**TASK BRIEF**
Copy each entry below exactly.

**EXTRACTED RECORDS**
-------
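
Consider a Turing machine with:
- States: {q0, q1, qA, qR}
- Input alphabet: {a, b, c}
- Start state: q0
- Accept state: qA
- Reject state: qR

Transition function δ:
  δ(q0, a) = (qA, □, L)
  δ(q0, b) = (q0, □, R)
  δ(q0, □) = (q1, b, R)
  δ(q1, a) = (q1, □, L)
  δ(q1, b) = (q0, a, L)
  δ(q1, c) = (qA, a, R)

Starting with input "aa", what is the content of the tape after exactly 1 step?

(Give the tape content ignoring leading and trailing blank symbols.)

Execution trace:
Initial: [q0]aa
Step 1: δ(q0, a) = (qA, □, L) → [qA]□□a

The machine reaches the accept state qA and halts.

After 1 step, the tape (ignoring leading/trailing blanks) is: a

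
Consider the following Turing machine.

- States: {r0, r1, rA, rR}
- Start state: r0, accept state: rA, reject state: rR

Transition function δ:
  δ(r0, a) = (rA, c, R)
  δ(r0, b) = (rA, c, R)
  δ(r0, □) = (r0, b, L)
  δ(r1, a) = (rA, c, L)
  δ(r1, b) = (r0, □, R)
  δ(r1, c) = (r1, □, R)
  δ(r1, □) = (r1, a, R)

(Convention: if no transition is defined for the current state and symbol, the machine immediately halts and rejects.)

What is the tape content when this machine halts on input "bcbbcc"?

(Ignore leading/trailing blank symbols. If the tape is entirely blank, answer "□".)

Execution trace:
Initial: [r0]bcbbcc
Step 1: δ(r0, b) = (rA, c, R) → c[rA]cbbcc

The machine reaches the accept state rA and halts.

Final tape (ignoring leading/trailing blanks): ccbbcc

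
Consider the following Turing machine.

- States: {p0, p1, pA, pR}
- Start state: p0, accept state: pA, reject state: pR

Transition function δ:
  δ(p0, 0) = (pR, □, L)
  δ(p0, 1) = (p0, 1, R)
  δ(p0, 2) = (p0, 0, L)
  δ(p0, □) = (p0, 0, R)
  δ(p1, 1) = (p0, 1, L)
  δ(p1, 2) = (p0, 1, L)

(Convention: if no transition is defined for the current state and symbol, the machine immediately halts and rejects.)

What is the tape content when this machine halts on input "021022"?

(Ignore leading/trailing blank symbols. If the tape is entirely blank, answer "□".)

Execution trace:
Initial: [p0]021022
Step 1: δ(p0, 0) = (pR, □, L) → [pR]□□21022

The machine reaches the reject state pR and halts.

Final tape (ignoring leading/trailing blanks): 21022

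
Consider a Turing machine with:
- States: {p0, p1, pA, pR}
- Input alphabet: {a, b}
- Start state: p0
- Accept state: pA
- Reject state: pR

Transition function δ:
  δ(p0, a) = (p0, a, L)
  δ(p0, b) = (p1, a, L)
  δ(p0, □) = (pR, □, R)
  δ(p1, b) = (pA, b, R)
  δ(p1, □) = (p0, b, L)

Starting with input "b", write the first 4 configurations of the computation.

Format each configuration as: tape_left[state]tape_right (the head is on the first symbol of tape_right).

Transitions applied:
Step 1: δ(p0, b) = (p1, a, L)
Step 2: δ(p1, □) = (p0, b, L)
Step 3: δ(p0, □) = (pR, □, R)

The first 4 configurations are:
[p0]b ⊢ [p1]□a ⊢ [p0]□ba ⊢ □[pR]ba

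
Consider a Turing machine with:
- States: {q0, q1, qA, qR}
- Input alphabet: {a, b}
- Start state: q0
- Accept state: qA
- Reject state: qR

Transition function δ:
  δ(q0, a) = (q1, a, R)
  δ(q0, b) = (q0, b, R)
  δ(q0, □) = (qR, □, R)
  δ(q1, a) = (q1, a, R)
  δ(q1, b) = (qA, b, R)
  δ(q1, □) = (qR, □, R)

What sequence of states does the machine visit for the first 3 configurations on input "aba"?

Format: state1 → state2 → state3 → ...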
-------
**WRITTEN ANSWER**
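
Consider a Turing machine with:
- States: {q0, q1, qA, qR}
- Input alphabet: {a, b, c}
- Start state: q0
- Accept state: qA
- Reject state: qR

Transition function δ:
  δ(q0, a) = (qA, □, L)
  δ(q0, b) = (q0, □, R)
  δ(q0, □) = (q1, b, R)
  δ(q1, a) = (q1, □, L)
  δ(q1, b) = (q0, a, L)
  δ(q1, c) = (qA, a, R)

Starting with input "aa", what is the content of the tape after exactly 1 step?

(Give the tape content ignoring leading and trailing blank symbols.)

Execution trace:
Initial: [q0]aa
Step 1: δ(q0, a) = (qA, □, L) → [qA]□□a

The machine reaches the accept state qA and halts.

After 1 step, the tape (ignoring leading/trailing blanks) is: a

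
Consider the following Turing machine.

- States: {r0, r1, rA, rR}
- Start state: r0, accept state: rA, reject state: rR

Transition function δ:
  δ(r0, a) = (rA, c, R)
  δ(r0, b) = (rA, c, R)
  δ(r0, □) = (r0, b, L)
  δ(r1, a) = (rA, c, L)
  δ(r1, b) = (r0, □, R)
  δ(r1, c) = (r1, □, R)
  δ(r1, □) = (r1, a, R)

(Convention: if no transition is defined for the current state and symbol, the machine immediately halts and rejects.)

What is the tape content when this machine halts on input "bcbbcc"?

(Ignore leading/trailing blank symbols. If the tape is entirely blank, answer "□".)

Execution trace:
Initial: [r0]bcbbcc
Step 1: δ(r0, b) = (rA, c, R) → c[rA]cbbcc

The machine reaches the accept state rA and halts.

Final tape (ignoring leading/trailing blanks): ccbbcc

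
Consider the following Turing machine.

- States: {p0, p1, pA, pR}
- Start state: p0, accept state: pA, reject state: pR

Transition function δ:
  δ(p0, 0) = (pR, □, L)
  δ(p0, 1) = (p0, 1, R)
  δ(p0, 2) = (p0, 0, L)
  δ(p0, □) = (p0, 0, R)
  δ(p1, 1) = (p0, 1, L)
  δ(p1, 2) = (p0, 1, L)

(Convention: if no transition is defined for the current state and symbol, the machine immediately halts and rejects.)

What is the tape content when this machine halts on input "021022"?

(Ignore leading/trailing blank symbols. If the tape is entirely blank, answer "□".)

Execution trace:
Initial: [p0]021022
Step 1: δ(p0, 0) = (pR, □, L) → [pR]□□21022

The machine reaches the reject state pR and halts.

Final tape (ignoring leading/trailing blanks): 21022

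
Consider a Turing machine with:
- States: {p0, p1, pA, pR}
- Input alphabet: {a, b}
- Start state: p0
- Accept state: pA
- Reject state: pR

Transition function δ:
  δ(p0, a) = (p0, a, L)
  δ(p0, b) = (p1, a, L)
  δ(p0, □) = (pR, □, R)
  δ(p1, b) = (pA, b, R)
  δ(p1, □) = (p0, b, L)

Starting with input "b", write the first 4 configurations of the computation.

Format each configuration as: tape_left[state]tape_right (the head is on the first symbol of tape_right).

Transitions applied:
Step 1: δ(p0, b) = (p1, a, L)
Step 2: δ(p1, □) = (p0, b, L)
Step 3: δ(p0, □) = (pR, □, R)

The first 4 configurations are:
[p0]b ⊢ [p1]□a ⊢ [p0]□ba ⊢ □[pR]ba

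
Consider a Turing machine with:
- States: {q0, q1, qA, qR}
- Input alphabet: {a, b}
- Start state: q0
- Accept state: qA
- Reject state: qR

Transition function δ:
  δ(q0, a) = (q1, a, R)
  δ(q0, b) = (q0, b, R)
  δ(q0, □) = (qR, □, R)
  δ(q1, a) = (q1, a, R)
  δ(q1, b) = (qA, b, R)
  δ(q1, □) = (qR, □, R)

What sequence of states does the machine visit for the first 3 configurations on input "aba"?

Format: state1 → state2 → state3 → ...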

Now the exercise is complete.